START Dataset records
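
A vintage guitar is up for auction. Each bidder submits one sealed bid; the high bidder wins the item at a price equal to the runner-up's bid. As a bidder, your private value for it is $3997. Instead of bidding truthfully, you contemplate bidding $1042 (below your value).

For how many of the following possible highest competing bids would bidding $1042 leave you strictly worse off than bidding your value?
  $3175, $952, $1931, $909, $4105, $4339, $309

2

The deviation hurts exactly when the highest competing bid lies strictly between $1042 and $3997 — underbidding then forfeits a profitable win.
$3175: inside the interval → strictly worse (loss $822).
$952: below both → same outcome either way.
$1931: inside the interval → strictly worse (loss $2066).
$909: below both → same outcome either way.
$4105: above both → same outcome either way.
$4339: above both → same outcome either way.
$309: below both → same outcome either way.
Count: 2.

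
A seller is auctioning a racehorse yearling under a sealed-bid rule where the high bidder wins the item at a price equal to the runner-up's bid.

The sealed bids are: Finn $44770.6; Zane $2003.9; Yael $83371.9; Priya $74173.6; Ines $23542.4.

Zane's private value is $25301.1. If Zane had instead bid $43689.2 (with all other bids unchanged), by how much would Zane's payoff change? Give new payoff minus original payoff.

The highest bid among the other bidders is $83371.9; Zane's bid doesn't change that.
Original bid $2003.9: Zane is not highest (top rival bid is $83371.9); payoff $0.
Alternative bid $43689.2: Zane is not highest (top rival bid is $83371.9); payoff $0.
Change in payoff = $0 − ($0) = $0.

$0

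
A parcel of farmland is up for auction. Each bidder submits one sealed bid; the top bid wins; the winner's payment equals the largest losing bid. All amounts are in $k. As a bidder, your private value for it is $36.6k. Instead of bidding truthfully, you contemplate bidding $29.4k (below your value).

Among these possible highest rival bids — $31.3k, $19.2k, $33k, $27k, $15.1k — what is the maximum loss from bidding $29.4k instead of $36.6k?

$5.3k

$31.3k: truthful gives $5.3k, deviation gives $0k → loss $5.3k.
$19.2k: same outcome either way → loss $0k.
$33k: truthful gives $3.6k, deviation gives $0k → loss $3.6k.
$27k: same outcome either way → loss $0k.
$15.1k: same outcome either way → loss $0k.
Maximum loss: $5.3k.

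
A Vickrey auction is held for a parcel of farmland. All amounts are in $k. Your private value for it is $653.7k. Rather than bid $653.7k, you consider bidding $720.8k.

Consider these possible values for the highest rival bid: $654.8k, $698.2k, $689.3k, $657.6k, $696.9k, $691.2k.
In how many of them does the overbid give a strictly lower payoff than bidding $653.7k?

6

The deviation hurts exactly when the highest competing bid lies strictly between $653.7k and $720.8k — overbidding then wins at a price above your value.
$654.8k: inside the interval → strictly worse (loss $1.1k).
$698.2k: inside the interval → strictly worse (loss $44.5k).
$689.3k: inside the interval → strictly worse (loss $35.6k).
$657.6k: inside the interval → strictly worse (loss $3.9k).
$696.9k: inside the interval → strictly worse (loss $43.2k).
$691.2k: inside the interval → strictly worse (loss $37.5k).
Count: 6.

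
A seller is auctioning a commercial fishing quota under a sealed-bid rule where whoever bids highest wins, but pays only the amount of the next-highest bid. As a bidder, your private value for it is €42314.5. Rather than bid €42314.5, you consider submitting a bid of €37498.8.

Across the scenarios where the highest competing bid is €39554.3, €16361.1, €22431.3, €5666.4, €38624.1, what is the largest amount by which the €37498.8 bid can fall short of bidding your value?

€39554.3: truthful gives €2760.2, deviation gives €0 → loss €2760.2.
€16361.1: same outcome either way → loss €0.
€22431.3: same outcome either way → loss €0.
€5666.4: same outcome either way → loss €0.
€38624.1: truthful gives €3690.4, deviation gives €0 → loss €3690.4.
Maximum loss: €3690.4.

€3690.4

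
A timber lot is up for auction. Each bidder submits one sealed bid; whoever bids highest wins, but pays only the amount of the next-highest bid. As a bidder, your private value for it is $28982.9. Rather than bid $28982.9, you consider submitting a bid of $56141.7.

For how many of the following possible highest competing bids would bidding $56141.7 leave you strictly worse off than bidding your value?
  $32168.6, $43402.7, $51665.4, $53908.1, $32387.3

5

The deviation hurts exactly when the highest competing bid lies strictly between $28982.9 and $56141.7 — overbidding then wins at a price above your value.
$32168.6: inside the interval → strictly worse (loss $3185.7).
$43402.7: inside the interval → strictly worse (loss $14419.8).
$51665.4: inside the interval → strictly worse (loss $22682.5).
$53908.1: inside the interval → strictly worse (loss $24925.2).
$32387.3: inside the interval → strictly worse (loss $3404.4).
Count: 5.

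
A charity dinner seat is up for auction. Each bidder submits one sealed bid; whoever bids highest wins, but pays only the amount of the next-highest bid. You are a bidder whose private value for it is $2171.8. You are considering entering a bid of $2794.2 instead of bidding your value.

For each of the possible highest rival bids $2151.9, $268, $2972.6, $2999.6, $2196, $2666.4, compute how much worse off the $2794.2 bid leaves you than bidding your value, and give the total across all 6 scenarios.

$518.8

The deviation costs you only when the competing bid falls strictly between $2171.8 and $2794.2; elsewhere both bids give the same outcome.
$2151.9: outcomes coincide → loss $0.
$268: outcomes coincide → loss $0.
$2972.6: outcomes coincide → loss $0.
$2999.6: outcomes coincide → loss $0.
$2196: truthful payoff $0, deviation payoff −$24.2 → loss $24.2.
$2666.4: truthful payoff $0, deviation payoff −$494.6 → loss $494.6.
Total loss = $24.2 + $494.6 = $518.8.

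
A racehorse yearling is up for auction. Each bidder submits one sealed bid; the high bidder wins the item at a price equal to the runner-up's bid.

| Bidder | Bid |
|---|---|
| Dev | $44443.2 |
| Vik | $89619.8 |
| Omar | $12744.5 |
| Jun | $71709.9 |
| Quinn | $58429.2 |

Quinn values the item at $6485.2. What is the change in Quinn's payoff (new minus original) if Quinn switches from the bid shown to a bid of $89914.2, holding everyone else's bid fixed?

The highest bid among the other bidders is $89619.8; Quinn's bid doesn't change that.
Original bid $58429.2: Quinn is not highest (top rival bid is $89619.8); payoff $0.
Alternative bid $89914.2: Quinn is highest, pays the top rival bid $89619.8; payoff $6485.2 − $89619.8 = −$83134.6.
Change in payoff = −$83134.6 − ($0) = −$83134.6.

−$83134.6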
END Dataset records
■ Your task: Please transcribe exactly the line containing "Jun | $71709.9 |" and every line after it through the end of the records, and nothing else.

■ Response area:
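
| Jun | $71709.9 |
| Quinn | $58429.2 |

Quinn values the item at $6485.2. What is the change in Quinn's payoff (new minus original) if Quinn switches from the bid shown to a bid of $89914.2, holding everyone else's bid fixed?

The highest bid among the other bidders is $89619.8; Quinn's bid doesn't change that.
Original bid $58429.2: Quinn is not highest (top rival bid is $89619.8); payoff $0.
Alternative bid $89914.2: Quinn is highest, pays the top rival bid $89619.8; payoff $6485.2 − $89619.8 = −$83134.6.
Change in payoff = −$83134.6 − ($0) = −$83134.6.

−$83134.6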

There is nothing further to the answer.